#### [Records to process]

§

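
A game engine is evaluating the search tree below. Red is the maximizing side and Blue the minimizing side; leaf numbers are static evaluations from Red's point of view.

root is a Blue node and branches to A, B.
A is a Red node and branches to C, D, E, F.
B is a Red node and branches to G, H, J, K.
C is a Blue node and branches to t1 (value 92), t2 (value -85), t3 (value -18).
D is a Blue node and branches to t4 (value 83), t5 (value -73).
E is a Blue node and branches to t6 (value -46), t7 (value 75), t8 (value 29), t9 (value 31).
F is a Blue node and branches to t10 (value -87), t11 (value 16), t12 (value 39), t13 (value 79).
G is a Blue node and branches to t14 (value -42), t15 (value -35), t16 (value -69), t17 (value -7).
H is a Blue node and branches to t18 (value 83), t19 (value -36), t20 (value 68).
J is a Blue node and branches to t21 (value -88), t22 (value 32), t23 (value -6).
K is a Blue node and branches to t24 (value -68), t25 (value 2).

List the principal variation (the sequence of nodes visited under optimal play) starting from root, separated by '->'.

root -> A -> E -> t6

C (Blue): min(92, -85, -18) = -85
D (Blue): min(83, -73) = -73
E (Blue): min(-46, 75, 29, 31) = -46
F (Blue): min(-87, 16, 39, 79) = -87
A (Red): max(-85, -73, -46, -87) = -46
G (Blue): min(-42, -35, -69, -7) = -69
H (Blue): min(83, -36, 68) = -36
J (Blue): min(-88, 32, -6) = -88
K (Blue): min(-68, 2) = -68
B (Red): max(-69, -36, -88, -68) = -36
root (Blue): min(-46, -36) = -46
At root, Blue picks A (lowest: -46).
At A, Red picks E (highest: -46).
At E, Blue picks t6 (lowest: -46).
Terminal value -46.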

§

#### [To do]
The material is to be written out again in full, with no word altered.

#### [Task output]
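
A game engine is evaluating the search tree below. Red is the maximizing side and Blue the minimizing side; leaf numbers are static evaluations from Red's point of view.

root is a Blue node and branches to A, B.
A is a Red node and branches to C, D, E, F.
B is a Red node and branches to G, H, J, K.
C is a Blue node and branches to t1 (value 92), t2 (value -85), t3 (value -18).
D is a Blue node and branches to t4 (value 83), t5 (value -73).
E is a Blue node and branches to t6 (value -46), t7 (value 75), t8 (value 29), t9 (value 31).
F is a Blue node and branches to t10 (value -87), t11 (value 16), t12 (value 39), t13 (value 79).
G is a Blue node and branches to t14 (value -42), t15 (value -35), t16 (value -69), t17 (value -7).
H is a Blue node and branches to t18 (value 83), t19 (value -36), t20 (value 68).
J is a Blue node and branches to t21 (value -88), t22 (value 32), t23 (value -6).
K is a Blue node and branches to t24 (value -68), t25 (value 2).

List the principal variation (the sequence of nodes visited under optimal play) starting from root, separated by '->'.

root -> A -> E -> t6

C (Blue): min(92, -85, -18) = -85
D (Blue): min(83, -73) = -73
E (Blue): min(-46, 75, 29, 31) = -46
F (Blue): min(-87, 16, 39, 79) = -87
A (Red): max(-85, -73, -46, -87) = -46
G (Blue): min(-42, -35, -69, -7) = -69
H (Blue): min(83, -36, 68) = -36
J (Blue): min(-88, 32, -6) = -88
K (Blue): min(-68, 2) = -68
B (Red): max(-69, -36, -88, -68) = -36
root (Blue): min(-46, -36) = -46
At root, Blue picks A (lowest: -46).
At A, Red picks E (highest: -46).
At E, Blue picks t6 (lowest: -46).
Terminal value -46.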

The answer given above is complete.